EXTRACTED ENTRIES below:

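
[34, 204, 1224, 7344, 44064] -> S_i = 34*6^i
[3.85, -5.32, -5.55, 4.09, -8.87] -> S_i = Random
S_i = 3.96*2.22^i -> [3.96, 8.79, 19.52, 43.33, 96.18]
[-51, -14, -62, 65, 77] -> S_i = Random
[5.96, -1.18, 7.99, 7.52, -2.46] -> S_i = Random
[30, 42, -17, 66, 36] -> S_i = Random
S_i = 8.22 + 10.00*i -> [8.22, 18.22, 28.22, 38.22, 48.22]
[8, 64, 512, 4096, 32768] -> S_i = 8*8^i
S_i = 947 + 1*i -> [947, 948, 949, 950, 951]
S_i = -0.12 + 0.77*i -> [-0.12, 0.65, 1.42, 2.19, 2.96]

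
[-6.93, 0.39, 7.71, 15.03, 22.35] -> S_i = -6.93 + 7.32*i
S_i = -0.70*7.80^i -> [-0.7, -5.46, -42.59, -332.19, -2591.05]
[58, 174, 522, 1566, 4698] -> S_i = 58*3^i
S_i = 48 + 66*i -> [48, 114, 180, 246, 312]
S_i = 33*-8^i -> [33, -264, 2112, -16896, 135168]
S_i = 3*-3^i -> [3, -9, 27, -81, 243]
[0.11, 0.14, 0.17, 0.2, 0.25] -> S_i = 0.11*1.23^i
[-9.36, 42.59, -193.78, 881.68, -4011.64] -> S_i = -9.36*(-4.55)^i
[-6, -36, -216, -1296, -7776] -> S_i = -6*6^i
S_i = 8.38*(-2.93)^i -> [8.38, -24.55, 71.94, -210.79, 617.61]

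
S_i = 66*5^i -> [66, 330, 1650, 8250, 41250]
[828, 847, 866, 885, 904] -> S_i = 828 + 19*i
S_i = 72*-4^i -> [72, -288, 1152, -4608, 18432]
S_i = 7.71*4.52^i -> [7.71, 34.85, 157.52, 711.98, 3218.16]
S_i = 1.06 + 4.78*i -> [1.06, 5.84, 10.62, 15.4, 20.18]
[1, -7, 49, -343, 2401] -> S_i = 1*-7^i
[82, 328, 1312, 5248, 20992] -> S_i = 82*4^i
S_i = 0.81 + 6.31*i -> [0.81, 7.12, 13.43, 19.74, 26.05]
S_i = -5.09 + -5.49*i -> [-5.09, -10.58, -16.07, -21.56, -27.05]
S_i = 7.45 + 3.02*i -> [7.45, 10.47, 13.49, 16.51, 19.53]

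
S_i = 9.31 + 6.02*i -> [9.31, 15.33, 21.35, 27.37, 33.39]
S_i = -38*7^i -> [-38, -266, -1862, -13034, -91238]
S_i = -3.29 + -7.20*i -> [-3.29, -10.49, -17.69, -24.89, -32.09]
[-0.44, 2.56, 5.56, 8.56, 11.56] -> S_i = -0.44 + 3.00*i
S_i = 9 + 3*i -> [9, 12, 15, 18, 21]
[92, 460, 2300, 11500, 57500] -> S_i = 92*5^i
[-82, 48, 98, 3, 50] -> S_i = Random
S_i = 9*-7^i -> [9, -63, 441, -3087, 21609]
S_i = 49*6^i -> [49, 294, 1764, 10584, 63504]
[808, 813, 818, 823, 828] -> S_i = 808 + 5*i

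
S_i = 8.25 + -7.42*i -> [8.25, 0.83, -6.59, -14.01, -21.43]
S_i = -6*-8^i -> [-6, 48, -384, 3072, -24576]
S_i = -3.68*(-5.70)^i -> [-3.68, 20.98, -119.56, 681.51, -3884.61]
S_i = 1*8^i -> [1, 8, 64, 512, 4096]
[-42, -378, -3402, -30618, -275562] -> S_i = -42*9^i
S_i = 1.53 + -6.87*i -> [1.53, -5.34, -12.21, -19.08, -25.95]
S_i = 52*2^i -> [52, 104, 208, 416, 832]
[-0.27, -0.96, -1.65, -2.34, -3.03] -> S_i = -0.27 + -0.69*i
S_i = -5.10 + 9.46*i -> [-5.1, 4.36, 13.82, 23.28, 32.74]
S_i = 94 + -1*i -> [94, 93, 92, 91, 90]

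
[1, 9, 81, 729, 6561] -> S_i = 1*9^i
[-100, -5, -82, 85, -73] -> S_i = Random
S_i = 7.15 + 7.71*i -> [7.15, 14.86, 22.57, 30.28, 37.99]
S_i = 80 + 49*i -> [80, 129, 178, 227, 276]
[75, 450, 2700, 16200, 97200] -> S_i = 75*6^i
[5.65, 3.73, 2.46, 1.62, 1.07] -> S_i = 5.65*0.66^i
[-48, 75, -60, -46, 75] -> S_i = Random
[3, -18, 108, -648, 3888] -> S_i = 3*-6^i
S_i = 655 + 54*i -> [655, 709, 763, 817, 871]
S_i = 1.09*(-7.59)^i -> [1.09, -8.27, 62.79, -476.6, 3617.38]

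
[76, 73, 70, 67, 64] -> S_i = 76 + -3*i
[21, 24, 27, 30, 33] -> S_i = 21 + 3*i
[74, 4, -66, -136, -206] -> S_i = 74 + -70*i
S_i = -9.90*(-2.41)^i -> [-9.9, 23.86, -57.5, 138.58, -333.97]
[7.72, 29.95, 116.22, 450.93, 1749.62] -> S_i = 7.72*3.88^i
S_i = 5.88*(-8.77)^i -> [5.88, -51.57, 452.25, -3966.21, 34783.69]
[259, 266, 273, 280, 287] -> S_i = 259 + 7*i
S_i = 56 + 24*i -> [56, 80, 104, 128, 152]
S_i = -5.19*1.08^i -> [-5.19, -5.61, -6.05, -6.54, -7.06]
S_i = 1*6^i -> [1, 6, 36, 216, 1296]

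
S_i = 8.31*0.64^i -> [8.31, 5.32, 3.4, 2.18, 1.39]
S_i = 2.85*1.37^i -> [2.85, 3.9, 5.35, 7.33, 10.04]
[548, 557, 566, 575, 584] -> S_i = 548 + 9*i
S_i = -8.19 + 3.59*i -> [-8.19, -4.6, -1.01, 2.58, 6.17]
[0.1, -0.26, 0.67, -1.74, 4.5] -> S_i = 0.10*(-2.59)^i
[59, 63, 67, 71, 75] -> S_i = 59 + 4*i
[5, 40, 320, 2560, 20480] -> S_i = 5*8^i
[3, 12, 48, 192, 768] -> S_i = 3*4^i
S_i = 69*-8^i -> [69, -552, 4416, -35328, 282624]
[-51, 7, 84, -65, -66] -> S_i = Random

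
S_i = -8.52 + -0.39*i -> [-8.52, -8.91, -9.3, -9.69, -10.08]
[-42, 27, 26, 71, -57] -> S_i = Random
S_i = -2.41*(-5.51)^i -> [-2.41, 13.28, -73.17, 403.15, -2221.38]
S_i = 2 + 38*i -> [2, 40, 78, 116, 154]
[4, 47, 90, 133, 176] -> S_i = 4 + 43*i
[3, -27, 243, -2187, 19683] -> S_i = 3*-9^i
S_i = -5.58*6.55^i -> [-5.58, -36.55, -239.4, -1568.04, -10270.68]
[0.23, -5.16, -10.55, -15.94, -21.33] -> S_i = 0.23 + -5.39*i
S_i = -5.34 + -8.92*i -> [-5.34, -14.26, -23.18, -32.1, -41.02]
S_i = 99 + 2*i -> [99, 101, 103, 105, 107]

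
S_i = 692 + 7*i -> [692, 699, 706, 713, 720]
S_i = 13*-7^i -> [13, -91, 637, -4459, 31213]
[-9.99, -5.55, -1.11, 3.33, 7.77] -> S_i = -9.99 + 4.44*i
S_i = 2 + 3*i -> [2, 5, 8, 11, 14]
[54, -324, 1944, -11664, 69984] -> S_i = 54*-6^i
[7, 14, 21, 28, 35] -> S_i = 7 + 7*i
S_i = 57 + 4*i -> [57, 61, 65, 69, 73]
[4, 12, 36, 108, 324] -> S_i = 4*3^i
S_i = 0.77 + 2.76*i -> [0.77, 3.53, 6.29, 9.05, 11.81]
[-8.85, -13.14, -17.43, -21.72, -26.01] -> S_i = -8.85 + -4.29*i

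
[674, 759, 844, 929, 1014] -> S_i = 674 + 85*i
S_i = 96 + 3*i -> [96, 99, 102, 105, 108]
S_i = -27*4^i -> [-27, -108, -432, -1728, -6912]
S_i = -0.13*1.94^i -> [-0.13, -0.25, -0.49, -0.95, -1.84]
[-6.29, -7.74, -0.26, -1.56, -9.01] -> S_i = Random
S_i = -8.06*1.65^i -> [-8.06, -13.3, -21.94, -36.21, -59.74]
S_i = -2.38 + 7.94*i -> [-2.38, 5.56, 13.5, 21.44, 29.38]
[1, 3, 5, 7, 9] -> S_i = 1 + 2*i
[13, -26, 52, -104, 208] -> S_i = 13*-2^i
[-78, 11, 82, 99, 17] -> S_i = Random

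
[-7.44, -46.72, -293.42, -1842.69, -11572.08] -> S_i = -7.44*6.28^i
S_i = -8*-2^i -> [-8, 16, -32, 64, -128]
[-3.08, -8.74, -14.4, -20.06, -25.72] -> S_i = -3.08 + -5.66*i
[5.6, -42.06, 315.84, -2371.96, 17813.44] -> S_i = 5.60*(-7.51)^i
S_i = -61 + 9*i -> [-61, -52, -43, -34, -25]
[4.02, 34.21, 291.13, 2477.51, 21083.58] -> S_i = 4.02*8.51^i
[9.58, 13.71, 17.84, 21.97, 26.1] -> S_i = 9.58 + 4.13*i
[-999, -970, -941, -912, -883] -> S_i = -999 + 29*i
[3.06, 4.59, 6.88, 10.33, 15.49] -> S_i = 3.06*1.50^i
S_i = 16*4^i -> [16, 64, 256, 1024, 4096]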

End of EXTRACTED ENTRIES.

HOW TO COMPLETE THIS TASK ▸ Retype only the stretch of lines above starting at the one with "[548, 557, 566, 575, 584] -> S_i = 548 + 9*i" and stopping at the one with "S_i = -5.58*6.55^i", exactly as written, with both kept.

RESPONSE TO THIS EXERCISE ▸
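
[548, 557, 566, 575, 584] -> S_i = 548 + 9*i
S_i = -8.19 + 3.59*i -> [-8.19, -4.6, -1.01, 2.58, 6.17]
[0.1, -0.26, 0.67, -1.74, 4.5] -> S_i = 0.10*(-2.59)^i
[59, 63, 67, 71, 75] -> S_i = 59 + 4*i
[5, 40, 320, 2560, 20480] -> S_i = 5*8^i
[3, 12, 48, 192, 768] -> S_i = 3*4^i
S_i = 69*-8^i -> [69, -552, 4416, -35328, 282624]
[-51, 7, 84, -65, -66] -> S_i = Random

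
S_i = -8.52 + -0.39*i -> [-8.52, -8.91, -9.3, -9.69, -10.08]
[-42, 27, 26, 71, -57] -> S_i = Random
S_i = -2.41*(-5.51)^i -> [-2.41, 13.28, -73.17, 403.15, -2221.38]
S_i = 2 + 38*i -> [2, 40, 78, 116, 154]
[4, 47, 90, 133, 176] -> S_i = 4 + 43*i
[3, -27, 243, -2187, 19683] -> S_i = 3*-9^i
S_i = -5.58*6.55^i -> [-5.58, -36.55, -239.4, -1568.04, -10270.68]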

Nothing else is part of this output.